(THE TASK):
The records should be restated exactly from their first line through the line with "Rowing Express starts" in it.

Excerpts from a dataset:

• • • • • • •

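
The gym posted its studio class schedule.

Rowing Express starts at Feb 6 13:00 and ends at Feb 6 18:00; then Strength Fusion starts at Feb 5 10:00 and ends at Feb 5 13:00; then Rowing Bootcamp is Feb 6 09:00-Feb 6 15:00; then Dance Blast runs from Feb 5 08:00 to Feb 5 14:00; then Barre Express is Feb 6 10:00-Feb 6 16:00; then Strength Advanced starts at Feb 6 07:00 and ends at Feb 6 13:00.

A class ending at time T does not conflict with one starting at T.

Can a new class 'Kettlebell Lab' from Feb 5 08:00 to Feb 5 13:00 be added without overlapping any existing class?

No — it overlaps Dance Blast, Strength Fusion

Dance Blast: starts Feb 5 08:00 before Kettlebell Lab ends Feb 5 13:00, and ends Feb 5 14:00 after Kettlebell Lab starts Feb 5 08:00 → overlap.
Strength Fusion: starts Feb 5 10:00 before Kettlebell Lab ends Feb 5 13:00, and ends Feb 5 13:00 after Kettlebell Lab starts Feb 5 08:00 → overlap.
Strength Advanced: starts Feb 6 07:00 at or after Kettlebell Lab ends Feb 5 13:00 → clear.
Rowing Bootcamp: starts Feb 6 09:00 at or after Kettlebell Lab ends Feb 5 13:00 → clear.
Barre Express: starts Feb 6 10:00 at or after Kettlebell Lab ends Feb 5 13:00 → clear.
Rowing Express: starts Feb 6 13:00 at or after Kettlebell Lab ends Feb 5 13:00 → clear.
Kettlebell Lab overlaps Dance Blast, Strength Fusion.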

• • • • • • •

(EXERCISE ANSWER):
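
The gym posted its studio class schedule.

Rowing Express starts at Feb 6 13:00 and ends at Feb 6 18:00; then Strength Fusion starts at Feb 5 10:00 and ends at Feb 5 13:00; then Rowing Bootcamp is Feb 6 09:00-Feb 6 15:00; then Dance Blast runs from Feb 5 08:00 to Feb 5 14:00; then Barre Express is Feb 6 10:00-Feb 6 16:00; then Strength Advanced starts at Feb 6 07:00 and ends at Feb 6 13:00.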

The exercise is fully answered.